> Aim of the task
Repeat the whole listing below, word for word.

> Entries provided

-- Opening Marker --

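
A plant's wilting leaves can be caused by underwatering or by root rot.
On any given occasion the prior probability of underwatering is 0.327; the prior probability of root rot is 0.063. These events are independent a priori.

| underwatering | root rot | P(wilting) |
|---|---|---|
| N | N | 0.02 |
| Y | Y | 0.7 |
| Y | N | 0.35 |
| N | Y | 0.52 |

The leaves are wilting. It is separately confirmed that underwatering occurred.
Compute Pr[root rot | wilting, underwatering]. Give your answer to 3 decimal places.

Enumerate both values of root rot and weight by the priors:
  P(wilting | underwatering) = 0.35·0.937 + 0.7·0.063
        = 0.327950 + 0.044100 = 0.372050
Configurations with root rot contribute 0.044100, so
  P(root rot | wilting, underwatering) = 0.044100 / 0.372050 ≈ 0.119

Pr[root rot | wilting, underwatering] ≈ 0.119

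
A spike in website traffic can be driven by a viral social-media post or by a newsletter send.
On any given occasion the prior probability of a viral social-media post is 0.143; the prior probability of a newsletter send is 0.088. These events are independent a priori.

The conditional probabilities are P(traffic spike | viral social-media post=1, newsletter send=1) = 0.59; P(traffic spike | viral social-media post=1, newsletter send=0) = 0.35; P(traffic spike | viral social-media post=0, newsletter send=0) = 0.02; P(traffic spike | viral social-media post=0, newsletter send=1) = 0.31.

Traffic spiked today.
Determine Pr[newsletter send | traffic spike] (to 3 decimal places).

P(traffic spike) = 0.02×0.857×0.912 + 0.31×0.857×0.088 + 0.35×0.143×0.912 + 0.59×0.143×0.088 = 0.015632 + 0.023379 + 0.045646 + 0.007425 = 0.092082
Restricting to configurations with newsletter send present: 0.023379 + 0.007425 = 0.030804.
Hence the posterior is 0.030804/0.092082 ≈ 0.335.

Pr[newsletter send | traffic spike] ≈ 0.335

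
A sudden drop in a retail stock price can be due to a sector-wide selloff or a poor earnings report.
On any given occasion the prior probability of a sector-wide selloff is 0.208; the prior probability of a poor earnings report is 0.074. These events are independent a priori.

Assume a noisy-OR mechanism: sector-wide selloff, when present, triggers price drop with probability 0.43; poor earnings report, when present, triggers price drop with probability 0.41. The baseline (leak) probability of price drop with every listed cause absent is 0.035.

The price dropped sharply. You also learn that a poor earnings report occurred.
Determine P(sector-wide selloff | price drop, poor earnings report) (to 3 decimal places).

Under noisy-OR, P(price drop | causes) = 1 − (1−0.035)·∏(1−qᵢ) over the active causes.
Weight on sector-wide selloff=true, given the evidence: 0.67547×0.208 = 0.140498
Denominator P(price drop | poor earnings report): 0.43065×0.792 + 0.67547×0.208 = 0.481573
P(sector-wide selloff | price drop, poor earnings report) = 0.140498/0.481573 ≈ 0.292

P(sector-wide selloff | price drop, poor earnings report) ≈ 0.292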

-- Closing Marker --

> Response to the exercise
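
A plant's wilting leaves can be caused by underwatering or by root rot.
On any given occasion the prior probability of underwatering is 0.327; the prior probability of root rot is 0.063. These events are independent a priori.

| underwatering | root rot | P(wilting) |
|---|---|---|
| N | N | 0.02 |
| Y | Y | 0.7 |
| Y | N | 0.35 |
| N | Y | 0.52 |

The leaves are wilting. It is separately confirmed that underwatering occurred.
Compute Pr[root rot | wilting, underwatering]. Give your answer to 3 decimal places.

Enumerate both values of root rot and weight by the priors:
  P(wilting | underwatering) = 0.35·0.937 + 0.7·0.063
        = 0.327950 + 0.044100 = 0.372050
Configurations with root rot contribute 0.044100, so
  P(root rot | wilting, underwatering) = 0.044100 / 0.372050 ≈ 0.119

Pr[root rot | wilting, underwatering] ≈ 0.119

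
A spike in website traffic can be driven by a viral social-media post or by a newsletter send.
On any given occasion the prior probability of a viral social-media post is 0.143; the prior probability of a newsletter send is 0.088. These events are independent a priori.

The conditional probabilities are P(traffic spike | viral social-media post=1, newsletter send=1) = 0.59; P(traffic spike | viral social-media post=1, newsletter send=0) = 0.35; P(traffic spike | viral social-media post=0, newsletter send=0) = 0.02; P(traffic spike | viral social-media post=0, newsletter send=1) = 0.31.

Traffic spiked today.
Determine Pr[newsletter send | traffic spike] (to 3 decimal places).

P(traffic spike) = 0.02×0.857×0.912 + 0.31×0.857×0.088 + 0.35×0.143×0.912 + 0.59×0.143×0.088 = 0.015632 + 0.023379 + 0.045646 + 0.007425 = 0.092082
Restricting to configurations with newsletter send present: 0.023379 + 0.007425 = 0.030804.
Hence the posterior is 0.030804/0.092082 ≈ 0.335.

Pr[newsletter send | traffic spike] ≈ 0.335

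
A sudden drop in a retail stock price can be due to a sector-wide selloff or a poor earnings report.
On any given occasion the prior probability of a sector-wide selloff is 0.208; the prior probability of a poor earnings report is 0.074. These events are independent a priori.

Assume a noisy-OR mechanism: sector-wide selloff, when present, triggers price drop with probability 0.43; poor earnings report, when present, triggers price drop with probability 0.41. The baseline (leak) probability of price drop with every listed cause absent is 0.035.

The price dropped sharply. You also learn that a poor earnings report occurred.
Determine P(sector-wide selloff | price drop, poor earnings report) (to 3 decimal places).

Under noisy-OR, P(price drop | causes) = 1 − (1−0.035)·∏(1−qᵢ) over the active causes.
Weight on sector-wide selloff=true, given the evidence: 0.67547×0.208 = 0.140498
Denominator P(price drop | poor earnings report): 0.43065×0.792 + 0.67547×0.208 = 0.481573
P(sector-wide selloff | price drop, poor earnings report) = 0.140498/0.481573 ≈ 0.292

P(sector-wide selloff | price drop, poor earnings report) ≈ 0.292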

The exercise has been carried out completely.